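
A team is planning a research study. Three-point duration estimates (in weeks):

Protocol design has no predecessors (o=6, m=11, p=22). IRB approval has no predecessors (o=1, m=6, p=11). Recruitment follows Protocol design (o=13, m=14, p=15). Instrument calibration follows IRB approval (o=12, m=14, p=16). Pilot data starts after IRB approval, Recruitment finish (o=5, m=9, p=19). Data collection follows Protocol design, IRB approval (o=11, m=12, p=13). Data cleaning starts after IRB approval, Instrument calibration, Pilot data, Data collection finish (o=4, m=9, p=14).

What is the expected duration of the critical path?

45 weeks

te_Protocol design = (6 + 4·11 + 22)/6 = 72/6 = 12
te_IRB approval = (1 + 4·6 + 11)/6 = 36/6 = 6
te_Recruitment = (13 + 4·14 + 15)/6 = 84/6 = 14
te_Instrument calibration = (12 + 4·14 + 16)/6 = 84/6 = 14
te_Pilot data = (5 + 4·9 + 19)/6 = 60/6 = 10
te_Data collection = (11 + 4·12 + 13)/6 = 72/6 = 12
te_Data cleaning = (4 + 4·9 + 14)/6 = 54/6 = 9

Forward pass:
ES_Protocol design = 0; EF_Protocol design = 12
ES_IRB approval = 0; EF_IRB approval = 6
ES_Recruitment = 12; EF_Recruitment = 12+14 = 26
ES_Instrument calibration = 6; EF_Instrument calibration = 6+14 = 20
ES_Pilot data = max(EF_IRB approval=6, EF_Recruitment=26) = 26; EF_Pilot data = 26+10 = 36
ES_Data collection = max(EF_Protocol design=12, EF_IRB approval=6) = 12; EF_Data collection = 12+12 = 24
ES_Data cleaning = max(EF_IRB approval=6, EF_Instrument calibration=20, EF_Pilot data=36, EF_Data collection=24) = 36; EF_Data cleaning = 36+9 = 45
Expected project duration μ = 45 weeks. Critical path: Protocol design → Recruitment → Pilot data → Data cleaning.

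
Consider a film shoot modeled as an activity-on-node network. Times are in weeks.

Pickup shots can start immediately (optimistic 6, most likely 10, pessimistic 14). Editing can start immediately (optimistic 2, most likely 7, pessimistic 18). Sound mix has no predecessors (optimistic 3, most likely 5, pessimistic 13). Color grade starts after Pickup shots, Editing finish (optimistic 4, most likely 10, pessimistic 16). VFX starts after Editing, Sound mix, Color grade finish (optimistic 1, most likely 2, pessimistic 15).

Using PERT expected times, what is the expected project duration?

te_Pickup shots = (6 + 4·10 + 14)/6 = 60/6 = 10
te_Editing = (2 + 4·7 + 18)/6 = 48/6 = 8
te_Sound mix = (3 + 4·5 + 13)/6 = 36/6 = 6
te_Color grade = (4 + 4·10 + 16)/6 = 60/6 = 10
te_VFX = (1 + 4·2 + 15)/6 = 24/6 = 4

Forward pass:
ES_Pickup shots = 0; EF_Pickup shots = 10
ES_Editing = 0; EF_Editing = 8
ES_Sound mix = 0; EF_Sound mix = 6
ES_Color grade = max(EF_Pickup shots=10, EF_Editing=8) = 10; EF_Color grade = 10+10 = 20
ES_VFX = max(EF_Editing=8, EF_Sound mix=6, EF_Color grade=20) = 20; EF_VFX = 20+4 = 24
Expected project duration μ = 24 weeks. Critical path: Pickup shots → Color grade → VFX.

24 weeks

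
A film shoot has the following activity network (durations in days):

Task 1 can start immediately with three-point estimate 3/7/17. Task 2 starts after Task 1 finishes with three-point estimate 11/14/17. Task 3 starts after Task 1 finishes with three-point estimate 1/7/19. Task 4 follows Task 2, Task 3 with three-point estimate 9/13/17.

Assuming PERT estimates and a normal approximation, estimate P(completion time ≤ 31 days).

0.082

te_Task 1 = (3 + 4·7 + 17)/6 = 48/6 = 8; σ²_Task 1 = ((17−3)/6)² = 5.444
te_Task 2 = (11 + 4·14 + 17)/6 = 84/6 = 14; σ²_Task 2 = ((17−11)/6)² = 1.000
te_Task 3 = (1 + 4·7 + 19)/6 = 48/6 = 8; σ²_Task 3 = ((19−1)/6)² = 9.000
te_Task 4 = (9 + 4·13 + 17)/6 = 78/6 = 13; σ²_Task 4 = ((17−9)/6)² = 1.778

Forward pass:
ES_Task 1 = 0; EF_Task 1 = 8
ES_Task 2 = 8; EF_Task 2 = 8+14 = 22
ES_Task 3 = 8; EF_Task 3 = 8+8 = 16
ES_Task 4 = max(EF_Task 2=22, EF_Task 3=16) = 22; EF_Task 4 = 22+13 = 35
Expected project duration μ = 35 days. Critical path: Task 1 → Task 2 → Task 4.

Variance along critical path = 5.444 + 1.000 + 1.778 = 8.222; σ = √8.222 = 2.867 days.
Z = (31 − 35) / 2.867 = -1.395
P(T ≤ 31) = Φ(-1.395) ≈ 0.082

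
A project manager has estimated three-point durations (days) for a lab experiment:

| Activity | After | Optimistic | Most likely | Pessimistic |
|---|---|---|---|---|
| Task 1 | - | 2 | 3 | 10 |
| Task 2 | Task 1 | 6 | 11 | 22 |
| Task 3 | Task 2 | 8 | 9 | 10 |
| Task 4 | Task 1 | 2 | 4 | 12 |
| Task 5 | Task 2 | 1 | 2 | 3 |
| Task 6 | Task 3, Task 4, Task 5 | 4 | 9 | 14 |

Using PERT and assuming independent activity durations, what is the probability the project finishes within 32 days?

te_Task 1 = (2 + 4·3 + 10)/6 = 24/6 = 4; σ²_Task 1 = ((10−2)/6)² = 1.778
te_Task 2 = (6 + 4·11 + 22)/6 = 72/6 = 12; σ²_Task 2 = ((22−6)/6)² = 7.111
te_Task 3 = (8 + 4·9 + 10)/6 = 54/6 = 9; σ²_Task 3 = ((10−8)/6)² = 0.111
te_Task 4 = (2 + 4·4 + 12)/6 = 30/6 = 5; σ²_Task 4 = ((12−2)/6)² = 2.778
te_Task 5 = (1 + 4·2 + 3)/6 = 12/6 = 2; σ²_Task 5 = ((3−1)/6)² = 0.111
te_Task 6 = (4 + 4·9 + 14)/6 = 54/6 = 9; σ²_Task 6 = ((14−4)/6)² = 2.778

Forward pass:
ES_Task 1 = 0; EF_Task 1 = 4
ES_Task 2 = 4; EF_Task 2 = 4+12 = 16
ES_Task 3 = 16; EF_Task 3 = 16+9 = 25
ES_Task 4 = 4; EF_Task 4 = 4+5 = 9
ES_Task 5 = 16; EF_Task 5 = 16+2 = 18
ES_Task 6 = max(EF_Task 3=25, EF_Task 4=9, EF_Task 5=18) = 25; EF_Task 6 = 25+9 = 34
Expected project duration μ = 34 days. Critical path: Task 1 → Task 2 → Task 3 → Task 6.

Variance along critical path = 1.778 + 7.111 + 0.111 + 2.778 = 11.778; σ = √11.778 = 3.432 days.
Z = (32 − 34) / 3.432 = -0.583
P(T ≤ 32) = Φ(-0.583) ≈ 0.280

0.280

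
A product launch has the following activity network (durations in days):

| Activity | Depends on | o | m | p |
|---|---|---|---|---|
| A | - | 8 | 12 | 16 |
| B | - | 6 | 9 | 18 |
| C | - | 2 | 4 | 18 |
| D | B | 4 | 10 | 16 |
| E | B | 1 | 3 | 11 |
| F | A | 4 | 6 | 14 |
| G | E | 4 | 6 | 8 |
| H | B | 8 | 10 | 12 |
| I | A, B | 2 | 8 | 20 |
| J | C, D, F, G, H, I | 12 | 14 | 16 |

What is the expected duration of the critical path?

te_A = (8 + 4·12 + 16)/6 = 72/6 = 12
te_B = (6 + 4·9 + 18)/6 = 60/6 = 10
te_C = (2 + 4·4 + 18)/6 = 36/6 = 6
te_D = (4 + 4·10 + 16)/6 = 60/6 = 10
te_E = (1 + 4·3 + 11)/6 = 24/6 = 4
te_F = (4 + 4·6 + 14)/6 = 42/6 = 7
te_G = (4 + 4·6 + 8)/6 = 36/6 = 6
te_H = (8 + 4·10 + 12)/6 = 60/6 = 10
te_I = (2 + 4·8 + 20)/6 = 54/6 = 9
te_J = (12 + 4·14 + 16)/6 = 84/6 = 14

Forward pass:
ES_A = 0; EF_A = 12
ES_B = 0; EF_B = 10
ES_C = 0; EF_C = 6
ES_D = 10; EF_D = 10+10 = 20
ES_E = 10; EF_E = 10+4 = 14
ES_F = 12; EF_F = 12+7 = 19
ES_G = 14; EF_G = 14+6 = 20
ES_H = 10; EF_H = 10+10 = 20
ES_I = max(EF_A=12, EF_B=10) = 12; EF_I = 12+9 = 21
ES_J = max(EF_C=6, EF_D=20, EF_F=19, EF_G=20, EF_H=20, EF_I=21) = 21; EF_J = 21+14 = 35
Expected project duration μ = 35 days. Critical path: A → I → J.

35 days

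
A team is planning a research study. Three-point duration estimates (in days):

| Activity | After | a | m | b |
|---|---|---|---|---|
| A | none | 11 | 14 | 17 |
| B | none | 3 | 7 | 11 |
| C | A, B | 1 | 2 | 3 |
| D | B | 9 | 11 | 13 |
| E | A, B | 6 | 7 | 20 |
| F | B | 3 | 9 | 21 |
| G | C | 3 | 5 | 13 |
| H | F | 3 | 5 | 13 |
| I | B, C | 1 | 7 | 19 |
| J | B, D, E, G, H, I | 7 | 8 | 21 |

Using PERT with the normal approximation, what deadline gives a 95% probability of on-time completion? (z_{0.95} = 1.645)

te_A = (11 + 4·14 + 17)/6 = 84/6 = 14; σ²_A = ((17−11)/6)² = 1.000
te_B = (3 + 4·7 + 11)/6 = 42/6 = 7; σ²_B = ((11−3)/6)² = 1.778
te_C = (1 + 4·2 + 3)/6 = 12/6 = 2; σ²_C = ((3−1)/6)² = 0.111
te_D = (9 + 4·11 + 13)/6 = 66/6 = 11; σ²_D = ((13−9)/6)² = 0.444
te_E = (6 + 4·7 + 20)/6 = 54/6 = 9; σ²_E = ((20−6)/6)² = 5.444
te_F = (3 + 4·9 + 21)/6 = 60/6 = 10; σ²_F = ((21−3)/6)² = 9.000
te_G = (3 + 4·5 + 13)/6 = 36/6 = 6; σ²_G = ((13−3)/6)² = 2.778
te_H = (3 + 4·5 + 13)/6 = 36/6 = 6; σ²_H = ((13−3)/6)² = 2.778
te_I = (1 + 4·7 + 19)/6 = 48/6 = 8; σ²_I = ((19−1)/6)² = 9.000
te_J = (7 + 4·8 + 21)/6 = 60/6 = 10; σ²_J = ((21−7)/6)² = 5.444

Forward pass:
ES_A = 0; EF_A = 14
ES_B = 0; EF_B = 7
ES_C = max(EF_A=14, EF_B=7) = 14; EF_C = 14+2 = 16
ES_D = 7; EF_D = 7+11 = 18
ES_E = max(EF_A=14, EF_B=7) = 14; EF_E = 14+9 = 23
ES_F = 7; EF_F = 7+10 = 17
ES_G = 16; EF_G = 16+6 = 22
ES_H = 17; EF_H = 17+6 = 23
ES_I = max(EF_B=7, EF_C=16) = 16; EF_I = 16+8 = 24
ES_J = max(EF_B=7, EF_D=18, EF_E=23, EF_G=22, EF_H=23, EF_I=24) = 24; EF_J = 24+10 = 34
Expected project duration μ = 34 days. Critical path: A → C → I → J.

Variance along critical path = 1.000 + 0.111 + 9.000 + 5.444 = 15.556; σ = 3.944 days.
D = μ + z·σ = 34 + 1.645·3.944 = 40.5 days

40.5 days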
----
Line count for the word "planning": tally the lines in the records that include it and give only the result.

2